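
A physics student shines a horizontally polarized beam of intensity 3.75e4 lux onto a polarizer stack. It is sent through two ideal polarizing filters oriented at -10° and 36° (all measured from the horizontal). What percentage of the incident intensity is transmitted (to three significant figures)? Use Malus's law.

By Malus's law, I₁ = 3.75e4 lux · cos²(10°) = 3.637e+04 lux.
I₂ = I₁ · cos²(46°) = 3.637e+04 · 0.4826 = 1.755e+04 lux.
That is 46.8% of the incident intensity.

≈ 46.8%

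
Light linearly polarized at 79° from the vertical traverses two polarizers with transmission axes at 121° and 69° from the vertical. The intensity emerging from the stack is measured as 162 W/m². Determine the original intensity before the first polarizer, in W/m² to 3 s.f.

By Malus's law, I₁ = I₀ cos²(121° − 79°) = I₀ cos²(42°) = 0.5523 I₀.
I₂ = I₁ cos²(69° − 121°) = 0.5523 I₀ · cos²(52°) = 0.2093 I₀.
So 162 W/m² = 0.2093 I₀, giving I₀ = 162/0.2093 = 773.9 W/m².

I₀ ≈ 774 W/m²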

##########

• Brief: Every line from the one with "Light linearly polarized" through the last line of the records above should be returned exactly, please, and no others.

• Written solution:
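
Light linearly polarized at 79° from the vertical traverses two polarizers with transmission axes at 121° and 69° from the vertical. The intensity emerging from the stack is measured as 162 W/m². Determine the original intensity before the first polarizer, in W/m² to 3 s.f.

By Malus's law, I₁ = I₀ cos²(121° − 79°) = I₀ cos²(42°) = 0.5523 I₀.
I₂ = I₁ cos²(69° − 121°) = 0.5523 I₀ · cos²(52°) = 0.2093 I₀.
So 162 W/m² = 0.2093 I₀, giving I₀ = 162/0.2093 = 773.9 W/m².

I₀ ≈ 774 W/m²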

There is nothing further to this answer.